[Stored items from a collection]
"""

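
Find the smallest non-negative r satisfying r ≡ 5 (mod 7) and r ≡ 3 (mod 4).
M = 7 × 4 = 28. M₁ = 4, y₁ ≡ 2 (mod 7). M₂ = 7, y₂ ≡ 3 (mod 4). r = 5×4×2 + 3×7×3 ≡ 19 (mod 28)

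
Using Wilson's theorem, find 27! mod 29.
(28)! = (27)! × (28) ≡ -1 (mod 29). So (27)! ≡ -1 × (28)^(-1) ≡ (-1)×(-1) = 1 (mod 29)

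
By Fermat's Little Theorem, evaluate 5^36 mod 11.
By Fermat: 5^{10} ≡ 1 (mod 11). 36 = 3×10 + 6. So 5^{36} ≡ 5^{6} ≡ 5 (mod 11)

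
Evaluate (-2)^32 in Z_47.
By repeated squaring mod 47: (-2)^{1}≡45, (-2)^{2}≡4, (-2)^{4}≡16, (-2)^{8}≡21, (-2)^{16}≡18, (-2)^{32}≡42. So (-2)^{32} ≡ 42 mod 47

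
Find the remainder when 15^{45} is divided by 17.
By Fermat: 15^{16} ≡ 1 mod 17. 45 = 2×16 + 13. So 15^{45} ≡ 15^{13} ≡ 2 mod 17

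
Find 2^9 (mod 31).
By repeated squaring (mod 31): 2^{1}≡2, 2^{2}≡4, 2^{4}≡16, 2^{8}≡8. Then 2^{9} = 2^{8+1} ≡ 8 × 2 ≡ 16 (mod 31)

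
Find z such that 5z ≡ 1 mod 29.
Since 29 is prime, by Fermat 5^(-1) ≡ 5^{27} ≡ 6 mod 29. Verify: 5 × 6 = 30 ≡ 1 mod 29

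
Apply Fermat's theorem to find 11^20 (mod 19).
By Fermat: 11^{18} ≡ 1 (mod 19). So 11^{20} = 11^{18} · 11^{2} ≡ 11^{2} ≡ 7 (mod 19)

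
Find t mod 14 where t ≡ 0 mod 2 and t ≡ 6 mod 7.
M = 2 × 7 = 14. M₁ = 7, y₁ ≡ 1 mod 2. M₂ = 2, y₂ ≡ 4 mod 7. t = 0×7×1 + 6×2×4 ≡ 6 mod 14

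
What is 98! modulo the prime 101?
(100)! = (98)! × (99) × (100) ≡ -1 mod 101. So (98)! ≡ -1 × [(100)(99)]^(-1) ≡ 50 mod 101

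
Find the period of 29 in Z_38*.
Powers of 29 mod 38: 29^1≡29, 29^2≡5, 29^3≡31, 29^4≡25, 29^5≡3, 29^6≡11, 29^7≡15, 29^8≡17, 29^9≡37, 29^10≡9, 29^11≡33, 29^12≡7, 29^13≡13, 29^14≡35, 29^15≡27, 29^16≡23, 29^17≡21, 29^18≡1. ord_38(29) = 18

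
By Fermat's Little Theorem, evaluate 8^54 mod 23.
By Fermat: 8^{22} ≡ 1 mod 23. 54 = 2×22 + 10. So 8^{54} ≡ 8^{10} ≡ 3 mod 23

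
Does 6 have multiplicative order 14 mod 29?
Powers of 6 mod 29: 6^1≡6, 6^2≡7, 6^3≡13, 6^4≡20, 6^5≡4, 6^6≡24, 6^7≡28, 6^8≡23, 6^9≡22, 6^10≡16, 6^11≡9, 6^12≡25, 6^13≡5, 6^14≡1. First k with 6^k≡1 is k=14. Yes, ord_29(6) = 14.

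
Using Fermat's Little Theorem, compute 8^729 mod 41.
By Fermat: 8^{40} ≡ 1 (mod 41). 729 ≡ 9 (mod 40). So 8^{729} ≡ 8^{9} ≡ 5 (mod 41)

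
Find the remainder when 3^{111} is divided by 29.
By Fermat: 3^{28} ≡ 1 mod 29. 111 = 3×28 + 27. So 3^{111} ≡ 3^{27} ≡ 10 mod 29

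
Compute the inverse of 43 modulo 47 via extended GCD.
Extended GCD: 43(-12) + 47(11) = 1. So 43^(-1) ≡ -12 ≡ 35 (mod 47). Verify: 43 × 35 = 1505 ≡ 1 (mod 47)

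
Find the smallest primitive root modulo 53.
g = 2. For each prime q|52: 2^{26}≡52, 2^{4}≡16, none ≡ 1, so ord_53(2) = 52 and 2 is a primitive root.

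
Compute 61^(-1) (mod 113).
Since 113 is prime, by Fermat 61^(-1) ≡ 61^{111} ≡ 63 (mod 113). Verify: 61 × 63 = 3843 ≡ 1 (mod 113)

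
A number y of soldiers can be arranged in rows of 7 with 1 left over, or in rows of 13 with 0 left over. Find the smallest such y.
M = 7 × 13 = 91. M₁ = 13, y₁ ≡ 6 mod 7. M₂ = 7, y₂ ≡ 2 mod 13. y = 1×13×6 + 0×7×2 ≡ 78 mod 91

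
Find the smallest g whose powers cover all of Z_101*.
g = 2. Powers: [2, 4, 8, 16, 32, 64, ...] generates all 100 non-zero residues.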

"""

[ACTION ITEM]
Each record above has to be set down again, word for word.

[SOLVED PROBLEM]
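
Find the smallest non-negative r satisfying r ≡ 5 (mod 7) and r ≡ 3 (mod 4).
M = 7 × 4 = 28. M₁ = 4, y₁ ≡ 2 (mod 7). M₂ = 7, y₂ ≡ 3 (mod 4). r = 5×4×2 + 3×7×3 ≡ 19 (mod 28)

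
Using Wilson's theorem, find 27! mod 29.
(28)! = (27)! × (28) ≡ -1 (mod 29). So (27)! ≡ -1 × (28)^(-1) ≡ (-1)×(-1) = 1 (mod 29)

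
By Fermat's Little Theorem, evaluate 5^36 mod 11.
By Fermat: 5^{10} ≡ 1 (mod 11). 36 = 3×10 + 6. So 5^{36} ≡ 5^{6} ≡ 5 (mod 11)

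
Evaluate (-2)^32 in Z_47.
By repeated squaring mod 47: (-2)^{1}≡45, (-2)^{2}≡4, (-2)^{4}≡16, (-2)^{8}≡21, (-2)^{16}≡18, (-2)^{32}≡42. So (-2)^{32} ≡ 42 mod 47

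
Find the remainder when 15^{45} is divided by 17.
By Fermat: 15^{16} ≡ 1 mod 17. 45 = 2×16 + 13. So 15^{45} ≡ 15^{13} ≡ 2 mod 17

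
Find 2^9 (mod 31).
By repeated squaring (mod 31): 2^{1}≡2, 2^{2}≡4, 2^{4}≡16, 2^{8}≡8. Then 2^{9} = 2^{8+1} ≡ 8 × 2 ≡ 16 (mod 31)

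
Find z such that 5z ≡ 1 mod 29.
Since 29 is prime, by Fermat 5^(-1) ≡ 5^{27} ≡ 6 mod 29. Verify: 5 × 6 = 30 ≡ 1 mod 29

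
Apply Fermat's theorem to find 11^20 (mod 19).
By Fermat: 11^{18} ≡ 1 (mod 19). So 11^{20} = 11^{18} · 11^{2} ≡ 11^{2} ≡ 7 (mod 19)

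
Find t mod 14 where t ≡ 0 mod 2 and t ≡ 6 mod 7.
M = 2 × 7 = 14. M₁ = 7, y₁ ≡ 1 mod 2. M₂ = 2, y₂ ≡ 4 mod 7. t = 0×7×1 + 6×2×4 ≡ 6 mod 14

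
What is 98! modulo the prime 101?
(100)! = (98)! × (99) × (100) ≡ -1 mod 101. So (98)! ≡ -1 × [(100)(99)]^(-1) ≡ 50 mod 101

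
Find the period of 29 in Z_38*.
Powers of 29 mod 38: 29^1≡29, 29^2≡5, 29^3≡31, 29^4≡25, 29^5≡3, 29^6≡11, 29^7≡15, 29^8≡17, 29^9≡37, 29^10≡9, 29^11≡33, 29^12≡7, 29^13≡13, 29^14≡35, 29^15≡27, 29^16≡23, 29^17≡21, 29^18≡1. ord_38(29) = 18

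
By Fermat's Little Theorem, evaluate 8^54 mod 23.
By Fermat: 8^{22} ≡ 1 mod 23. 54 = 2×22 + 10. So 8^{54} ≡ 8^{10} ≡ 3 mod 23

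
Does 6 have multiplicative order 14 mod 29?
Powers of 6 mod 29: 6^1≡6, 6^2≡7, 6^3≡13, 6^4≡20, 6^5≡4, 6^6≡24, 6^7≡28, 6^8≡23, 6^9≡22, 6^10≡16, 6^11≡9, 6^12≡25, 6^13≡5, 6^14≡1. First k with 6^k≡1 is k=14. Yes, ord_29(6) = 14.

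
Using Fermat's Little Theorem, compute 8^729 mod 41.
By Fermat: 8^{40} ≡ 1 (mod 41). 729 ≡ 9 (mod 40). So 8^{729} ≡ 8^{9} ≡ 5 (mod 41)

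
Find the remainder when 3^{111} is divided by 29.
By Fermat: 3^{28} ≡ 1 mod 29. 111 = 3×28 + 27. So 3^{111} ≡ 3^{27} ≡ 10 mod 29

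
Compute the inverse of 43 modulo 47 via extended GCD.
Extended GCD: 43(-12) + 47(11) = 1. So 43^(-1) ≡ -12 ≡ 35 (mod 47). Verify: 43 × 35 = 1505 ≡ 1 (mod 47)

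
Find the smallest primitive root modulo 53.
g = 2. For each prime q|52: 2^{26}≡52, 2^{4}≡16, none ≡ 1, so ord_53(2) = 52 and 2 is a primitive root.

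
Compute 61^(-1) (mod 113).
Since 113 is prime, by Fermat 61^(-1) ≡ 61^{111} ≡ 63 (mod 113). Verify: 61 × 63 = 3843 ≡ 1 (mod 113)

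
A number y of soldiers can be arranged in rows of 7 with 1 left over, or in rows of 13 with 0 left over. Find the smallest such y.
M = 7 × 13 = 91. M₁ = 13, y₁ ≡ 6 mod 7. M₂ = 7, y₂ ≡ 2 mod 13. y = 1×13×6 + 0×7×2 ≡ 78 mod 91

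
Find the smallest g whose powers cover all of Z_101*.
g = 2. Powers: [2, 4, 8, 16, 32, 64, ...] generates all 100 non-zero residues.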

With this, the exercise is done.